### Available records:
Start of Block
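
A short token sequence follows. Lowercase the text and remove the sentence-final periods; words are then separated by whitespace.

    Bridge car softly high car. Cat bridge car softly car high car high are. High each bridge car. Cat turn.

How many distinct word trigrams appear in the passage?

17

20 tokens → 18 trigram windows in total.
Repeated trigrams (each contributes count−1 duplicates):
  bridge car softly: 2
1 duplicate windows → 18 − 1 = 17 distinct.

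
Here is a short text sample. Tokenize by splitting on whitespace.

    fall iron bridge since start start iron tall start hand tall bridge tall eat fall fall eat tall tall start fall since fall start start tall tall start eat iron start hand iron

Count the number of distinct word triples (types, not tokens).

33 tokens → 31 trigram windows in total.
Repeated trigrams (each contributes count−1 duplicates):
  tall tall start: 2
1 duplicate windows → 31 − 1 = 30 distinct.

30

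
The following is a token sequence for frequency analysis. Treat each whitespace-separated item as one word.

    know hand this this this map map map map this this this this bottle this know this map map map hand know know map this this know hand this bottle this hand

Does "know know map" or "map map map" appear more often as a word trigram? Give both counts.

"map map map" (3 vs 1)

"know know map": 1 occurrence
"map map map": 3 occurrences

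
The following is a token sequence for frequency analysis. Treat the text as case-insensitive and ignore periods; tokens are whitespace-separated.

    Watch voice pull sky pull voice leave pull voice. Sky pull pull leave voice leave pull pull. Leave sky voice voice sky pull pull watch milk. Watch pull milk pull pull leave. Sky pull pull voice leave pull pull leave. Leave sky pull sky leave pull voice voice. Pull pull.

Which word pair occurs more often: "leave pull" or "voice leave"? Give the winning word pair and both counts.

"leave pull": 4 occurrences
"voice leave": 3 occurrences

"leave pull" (4 vs 3)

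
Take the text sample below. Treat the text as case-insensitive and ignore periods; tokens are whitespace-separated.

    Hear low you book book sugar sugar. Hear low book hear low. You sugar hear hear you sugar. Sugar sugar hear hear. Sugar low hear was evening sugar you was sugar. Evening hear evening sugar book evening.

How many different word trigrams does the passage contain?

32

37 tokens → 35 trigram windows in total.
Repeated trigrams (each contributes count−1 duplicates):
  hear low you: 2
  sugar hear hear: 2
  sugar sugar hear: 2
3 duplicate windows → 35 − 3 = 32 distinct.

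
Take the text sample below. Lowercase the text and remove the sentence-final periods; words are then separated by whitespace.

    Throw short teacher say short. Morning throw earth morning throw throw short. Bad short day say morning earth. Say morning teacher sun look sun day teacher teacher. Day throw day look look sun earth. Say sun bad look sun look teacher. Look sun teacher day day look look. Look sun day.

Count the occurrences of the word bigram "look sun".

Scanning the 50 overlapping bigram windows for "look sun":
  position 23–24: look sun
  position 32–33: look sun
  position 38–39: look sun
  position 42–43: look sun
  position 49–50: look sun

5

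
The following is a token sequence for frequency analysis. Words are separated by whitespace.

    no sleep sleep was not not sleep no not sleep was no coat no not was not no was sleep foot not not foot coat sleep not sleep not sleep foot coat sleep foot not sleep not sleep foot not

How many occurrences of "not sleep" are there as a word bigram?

6

Scanning the 39 overlapping bigram windows for "not sleep":
  position 6–7: not sleep
  position 9–10: not sleep
  position 27–28: not sleep
  position 29–30: not sleep
  position 35–36: not sleep
  position 37–38: not sleep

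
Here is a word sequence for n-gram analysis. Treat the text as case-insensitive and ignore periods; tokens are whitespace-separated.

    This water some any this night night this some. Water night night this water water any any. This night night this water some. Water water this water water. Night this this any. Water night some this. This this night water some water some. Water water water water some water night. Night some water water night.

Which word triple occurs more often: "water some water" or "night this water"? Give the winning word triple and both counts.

"water some water": 4 occurrences
"night this water": 2 occurrences

"water some water" (4 vs 2)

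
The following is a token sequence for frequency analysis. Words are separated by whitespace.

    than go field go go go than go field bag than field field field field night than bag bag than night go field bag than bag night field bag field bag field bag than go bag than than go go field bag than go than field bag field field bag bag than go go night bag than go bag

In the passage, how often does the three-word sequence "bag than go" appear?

4

Scanning the 57 overlapping trigram windows for "bag than go":
  position 33–35: bag than go
  position 42–44: bag than go
  position 51–53: bag than go
  position 56–58: bag than go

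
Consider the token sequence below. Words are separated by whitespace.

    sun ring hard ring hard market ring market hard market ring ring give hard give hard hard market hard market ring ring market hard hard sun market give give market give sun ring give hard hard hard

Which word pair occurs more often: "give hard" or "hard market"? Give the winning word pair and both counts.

"give hard": 3 occurrences
"hard market": 4 occurrences

"hard market" (4 vs 3)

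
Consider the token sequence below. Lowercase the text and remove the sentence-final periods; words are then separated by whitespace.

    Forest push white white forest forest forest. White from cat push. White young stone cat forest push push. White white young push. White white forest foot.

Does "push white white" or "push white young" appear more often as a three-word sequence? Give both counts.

"push white white" (3 vs 1)

"push white white": 3 occurrences
"push white young": 1 occurrence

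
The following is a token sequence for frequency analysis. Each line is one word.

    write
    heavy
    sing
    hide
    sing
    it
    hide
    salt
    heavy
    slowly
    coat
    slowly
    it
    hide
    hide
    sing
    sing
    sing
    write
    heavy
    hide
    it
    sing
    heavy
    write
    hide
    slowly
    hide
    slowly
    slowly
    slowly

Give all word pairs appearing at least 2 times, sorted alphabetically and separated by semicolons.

Bigram counts meeting the condition (at least 2 times):
  hide sing: 2
  hide slowly: 2
  it hide: 2
  sing sing: 2
  slowly slowly: 2
  write heavy: 2

hide sing; hide slowly; it hide; sing sing; slowly slowly; write heavy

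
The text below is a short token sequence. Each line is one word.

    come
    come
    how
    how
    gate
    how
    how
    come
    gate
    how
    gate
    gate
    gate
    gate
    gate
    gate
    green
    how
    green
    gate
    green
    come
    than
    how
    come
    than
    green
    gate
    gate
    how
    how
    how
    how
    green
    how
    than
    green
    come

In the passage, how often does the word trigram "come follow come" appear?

0

Scanning the 36 overlapping trigram windows for "come follow come":
  (none found)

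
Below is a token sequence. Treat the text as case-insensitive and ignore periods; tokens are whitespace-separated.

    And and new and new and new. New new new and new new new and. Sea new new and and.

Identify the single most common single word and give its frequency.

Unigram frequencies (highest first):
  new: 11
  and: 8
  sea: 1

"new", 11 times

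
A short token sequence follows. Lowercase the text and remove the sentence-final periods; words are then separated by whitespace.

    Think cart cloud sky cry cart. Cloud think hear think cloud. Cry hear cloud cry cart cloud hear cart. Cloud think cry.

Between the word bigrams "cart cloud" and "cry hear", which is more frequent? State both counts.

"cart cloud": 4 occurrences
"cry hear": 1 occurrence

"cart cloud" (4 vs 1)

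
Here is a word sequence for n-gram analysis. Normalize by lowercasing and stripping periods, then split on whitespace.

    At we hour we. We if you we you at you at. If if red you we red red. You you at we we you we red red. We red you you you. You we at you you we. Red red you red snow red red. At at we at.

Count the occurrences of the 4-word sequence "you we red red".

3

Scanning the 47 overlapping 4-gram windows for "you we red red":
  position 16–19: you we red red
  position 25–28: you we red red
  position 38–41: you we red red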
End of Block
### Goal of the exercise:
Write the complete data out, exactly as above.

### Expected answer:
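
A short token sequence follows. Lowercase the text and remove the sentence-final periods; words are then separated by whitespace.

    Bridge car softly high car. Cat bridge car softly car high car high are. High each bridge car. Cat turn.

How many distinct word trigrams appear in the passage?

17

20 tokens → 18 trigram windows in total.
Repeated trigrams (each contributes count−1 duplicates):
  bridge car softly: 2
1 duplicate windows → 18 − 1 = 17 distinct.

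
Here is a short text sample. Tokenize by splitting on whitespace.

    fall iron bridge since start start iron tall start hand tall bridge tall eat fall fall eat tall tall start fall since fall start start tall tall start eat iron start hand iron

Count the number of distinct word triples (types, not tokens).

33 tokens → 31 trigram windows in total.
Repeated trigrams (each contributes count−1 duplicates):
  tall tall start: 2
1 duplicate windows → 31 − 1 = 30 distinct.

30

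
The following is a token sequence for frequency analysis. Treat each whitespace-separated item as one word.

    know hand this this this map map map map this this this this bottle this know this map map map hand know know map this this know hand this bottle this hand

Does "know know map" or "map map map" appear more often as a word trigram? Give both counts.

"map map map" (3 vs 1)

"know know map": 1 occurrence
"map map map": 3 occurrences

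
The following is a token sequence for frequency analysis. Treat the text as case-insensitive and ignore periods; tokens are whitespace-separated.

    Watch voice pull sky pull voice leave pull voice. Sky pull pull leave voice leave pull pull. Leave sky voice voice sky pull pull watch milk. Watch pull milk pull pull leave. Sky pull pull voice leave pull pull leave. Leave sky pull sky leave pull voice voice. Pull pull.

Which word pair occurs more often: "leave pull" or "voice leave"? Give the winning word pair and both counts.

"leave pull": 4 occurrences
"voice leave": 3 occurrences

"leave pull" (4 vs 3)

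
Take the text sample below. Treat the text as case-insensitive and ignore periods; tokens are whitespace-separated.

    Hear low you book book sugar sugar. Hear low book hear low. You sugar hear hear you sugar. Sugar sugar hear hear. Sugar low hear was evening sugar you was sugar. Evening hear evening sugar book evening.

How many different word trigrams does the passage contain?

32

37 tokens → 35 trigram windows in total.
Repeated trigrams (each contributes count−1 duplicates):
  hear low you: 2
  sugar hear hear: 2
  sugar sugar hear: 2
3 duplicate windows → 35 − 3 = 32 distinct.

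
Take the text sample below. Lowercase the text and remove the sentence-final periods; words are then separated by whitespace.

    Throw short teacher say short. Morning throw earth morning throw throw short. Bad short day say morning earth. Say morning teacher sun look sun day teacher teacher. Day throw day look look sun earth. Say sun bad look sun look teacher. Look sun teacher day day look look. Look sun day.

Count the occurrences of the word bigram "look sun".

Scanning the 50 overlapping bigram windows for "look sun":
  position 23–24: look sun
  position 32–33: look sun
  position 38–39: look sun
  position 42–43: look sun
  position 49–50: look sun

5

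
The following is a token sequence for frequency analysis. Words are separated by whitespace.

    no sleep sleep was not not sleep no not sleep was no coat no not was not no was sleep foot not not foot coat sleep not sleep not sleep foot coat sleep foot not sleep not sleep foot not

How many occurrences of "not sleep" are there as a word bigram?

6

Scanning the 39 overlapping bigram windows for "not sleep":
  position 6–7: not sleep
  position 9–10: not sleep
  position 27–28: not sleep
  position 29–30: not sleep
  position 35–36: not sleep
  position 37–38: not sleep

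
Here is a word sequence for n-gram analysis. Treat the text as case-insensitive and ignore periods; tokens are whitespace-separated.

    This water some any this night night this some. Water night night this water water any any. This night night this water some. Water water this water water. Night this this any. Water night some this. This this night water some water some. Water water water water some water night. Night some water water night.

Which word triple occurs more often: "water some water" or "night this water"? Give the winning word triple and both counts.

"water some water": 4 occurrences
"night this water": 2 occurrences

"water some water" (4 vs 2)

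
The following is a token sequence for frequency analysis. Words are separated by whitespace.

    than go field go go go than go field bag than field field field field night than bag bag than night go field bag than bag night field bag field bag field bag than go bag than than go go field bag than go than field bag field field bag bag than go go night bag than go bag

In the passage, how often does the three-word sequence "bag than go" appear?

4

Scanning the 57 overlapping trigram windows for "bag than go":
  position 33–35: bag than go
  position 42–44: bag than go
  position 51–53: bag than go
  position 56–58: bag than go

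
Consider the token sequence below. Words are separated by whitespace.

    sun ring hard ring hard market ring market hard market ring ring give hard give hard hard market hard market ring ring market hard hard sun market give give market give sun ring give hard hard hard

Which word pair occurs more often: "give hard" or "hard market"? Give the winning word pair and both counts.

"give hard": 3 occurrences
"hard market": 4 occurrences

"hard market" (4 vs 3)

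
Consider the token sequence below. Lowercase the text and remove the sentence-final periods; words are then separated by whitespace.

    Forest push white white forest forest forest. White from cat push. White young stone cat forest push push. White white young push. White white forest foot.

Does "push white white" or "push white young" appear more often as a three-word sequence? Give both counts.

"push white white" (3 vs 1)

"push white white": 3 occurrences
"push white young": 1 occurrence

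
The following is a token sequence for frequency analysis. Each line is one word.

    write
    heavy
    sing
    hide
    sing
    it
    hide
    salt
    heavy
    slowly
    coat
    slowly
    it
    hide
    hide
    sing
    sing
    sing
    write
    heavy
    hide
    it
    sing
    heavy
    write
    hide
    slowly
    hide
    slowly
    slowly
    slowly

Give all word pairs appearing at least 2 times, sorted alphabetically and separated by semicolons.

Bigram counts meeting the condition (at least 2 times):
  hide sing: 2
  hide slowly: 2
  it hide: 2
  sing sing: 2
  slowly slowly: 2
  write heavy: 2

hide sing; hide slowly; it hide; sing sing; slowly slowly; write heavy

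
The text below is a short token sequence. Each line is one word.

    come
    come
    how
    how
    gate
    how
    how
    come
    gate
    how
    gate
    gate
    gate
    gate
    gate
    gate
    green
    how
    green
    gate
    green
    come
    than
    how
    come
    than
    green
    gate
    gate
    how
    how
    how
    how
    green
    how
    than
    green
    come

In the passage, how often does the word trigram "come follow come" appear?

0

Scanning the 36 overlapping trigram windows for "come follow come":
  (none found)

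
Below is a token sequence. Treat the text as case-insensitive and ignore periods; tokens are whitespace-separated.

    And and new and new and new. New new new and new new new and. Sea new new and and.

Identify the single most common single word and give its frequency.

Unigram frequencies (highest first):
  new: 11
  and: 8
  sea: 1

"new", 11 times

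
A short token sequence follows. Lowercase the text and remove the sentence-final periods; words are then separated by whitespace.

    Think cart cloud sky cry cart. Cloud think hear think cloud. Cry hear cloud cry cart cloud hear cart. Cloud think cry.

Between the word bigrams "cart cloud" and "cry hear", which is more frequent? State both counts.

"cart cloud": 4 occurrences
"cry hear": 1 occurrence

"cart cloud" (4 vs 1)

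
Here is a word sequence for n-gram analysis. Normalize by lowercasing and stripping periods, then split on whitespace.

    At we hour we. We if you we you at you at. If if red you we red red. You you at we we you we red red. We red you you you. You we at you you we. Red red you red snow red red. At at we at.

Count the occurrences of the 4-word sequence "you we red red".

3

Scanning the 47 overlapping 4-gram windows for "you we red red":
  position 16–19: you we red red
  position 25–28: you we red red
  position 38–41: you we red red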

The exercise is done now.